- _What you need to do_
Exactly the lines from the one that holds "6. At least one of D, B, K, N is true." to the end of the data below: retype these and nothing else.

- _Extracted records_
* * * * * * * * *
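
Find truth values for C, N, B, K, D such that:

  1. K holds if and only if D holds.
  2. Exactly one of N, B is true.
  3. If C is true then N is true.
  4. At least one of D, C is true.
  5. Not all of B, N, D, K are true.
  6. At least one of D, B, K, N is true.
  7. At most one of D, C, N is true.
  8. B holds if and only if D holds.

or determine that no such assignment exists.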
* * * * * * * * *
- _Reply_
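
  6. At least one of D, B, K, N is true.
  7. At most one of D, C, N is true.
  8. B holds if and only if D holds.

or determine that no such assignment exists.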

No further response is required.